■ **The problem**: Your answer must be a word-for-word copy of the data.
Segment Start: Provided entries
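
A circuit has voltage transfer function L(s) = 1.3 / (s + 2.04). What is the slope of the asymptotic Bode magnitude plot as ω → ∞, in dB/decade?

-20 dB/decade

With 0 zeros and 1 pole, the high-frequency asymptotic slope is 20 × (0 − 1) = -20 dB/decade.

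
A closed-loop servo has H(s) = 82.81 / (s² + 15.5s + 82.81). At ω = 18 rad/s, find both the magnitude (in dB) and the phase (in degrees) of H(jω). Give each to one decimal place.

|(j18)² + 15.5(j18) + 82.81| = |-241.19 + j279| = 368.8
|H(j18)| = 82.81 / 368.8 = 0.22454
20 log₁₀(0.22454) = -12.97 dB
∠[(j18)² + 15.5(j18) + 82.81] = ∠[-241.19 + j279] = 130.84°
∠H(j18) = −130.84° = -130.84°

|H| = -13.0 dB, ∠H = -130.8 deg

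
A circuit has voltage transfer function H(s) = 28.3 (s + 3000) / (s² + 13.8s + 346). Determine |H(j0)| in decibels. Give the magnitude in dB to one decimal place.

47.8 dB

H(0) = 28.3 × 3000 / 346 = 245.38
20 log₁₀(245.38) = 47.80 dB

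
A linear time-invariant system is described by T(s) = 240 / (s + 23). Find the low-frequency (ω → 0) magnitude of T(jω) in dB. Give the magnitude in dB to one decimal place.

T(0) = 240 / 23 = 10.435
20 log₁₀(10.435) = 20.37 dB

20.4 dB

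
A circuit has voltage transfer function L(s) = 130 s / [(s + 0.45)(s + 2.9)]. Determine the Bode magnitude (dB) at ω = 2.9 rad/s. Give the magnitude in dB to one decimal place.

29.9 dB

|j2.9| = 2.9
|j2.9 + 0.45| = √(2.9² + 0.45²) = 2.935
|j2.9 + 2.9| = √(2.9² + 2.9²) = 4.101
|L(j2.9)| = 130 × 2.9 / (2.935 × 4.101) = 31.323
20 log₁₀(31.323) = 29.92 dB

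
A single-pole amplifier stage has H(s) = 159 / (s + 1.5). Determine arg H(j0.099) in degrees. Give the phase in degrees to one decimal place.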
Segment End: Provided entries
■ **Exercise response**:
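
A circuit has voltage transfer function L(s) = 1.3 / (s + 2.04). What is the slope of the asymptotic Bode magnitude plot as ω → ∞, in dB/decade?

-20 dB/decade

With 0 zeros and 1 pole, the high-frequency asymptotic slope is 20 × (0 − 1) = -20 dB/decade.

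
A closed-loop servo has H(s) = 82.81 / (s² + 15.5s + 82.81). At ω = 18 rad/s, find both the magnitude (in dB) and the phase (in degrees) of H(jω). Give each to one decimal place.

|(j18)² + 15.5(j18) + 82.81| = |-241.19 + j279| = 368.8
|H(j18)| = 82.81 / 368.8 = 0.22454
20 log₁₀(0.22454) = -12.97 dB
∠[(j18)² + 15.5(j18) + 82.81] = ∠[-241.19 + j279] = 130.84°
∠H(j18) = −130.84° = -130.84°

|H| = -13.0 dB, ∠H = -130.8 deg

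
A circuit has voltage transfer function H(s) = 28.3 (s + 3000) / (s² + 13.8s + 346). Determine |H(j0)| in decibels. Give the magnitude in dB to one decimal place.

47.8 dB

H(0) = 28.3 × 3000 / 346 = 245.38
20 log₁₀(245.38) = 47.80 dB

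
A linear time-invariant system is described by T(s) = 240 / (s + 23). Find the low-frequency (ω → 0) magnitude of T(jω) in dB. Give the magnitude in dB to one decimal place.

T(0) = 240 / 23 = 10.435
20 log₁₀(10.435) = 20.37 dB

20.4 dB

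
A circuit has voltage transfer function L(s) = 130 s / [(s + 0.45)(s + 2.9)]. Determine the Bode magnitude (dB) at ω = 2.9 rad/s. Give the magnitude in dB to one decimal place.

29.9 dB

|j2.9| = 2.9
|j2.9 + 0.45| = √(2.9² + 0.45²) = 2.935
|j2.9 + 2.9| = √(2.9² + 2.9²) = 4.101
|L(j2.9)| = 130 × 2.9 / (2.935 × 4.101) = 31.323
20 log₁₀(31.323) = 29.92 dB

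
A single-pole amplifier stage has H(s) = 159 / (s + 1.5). Determine arg H(j0.099) in degrees. Give the phase in degrees to one decimal place.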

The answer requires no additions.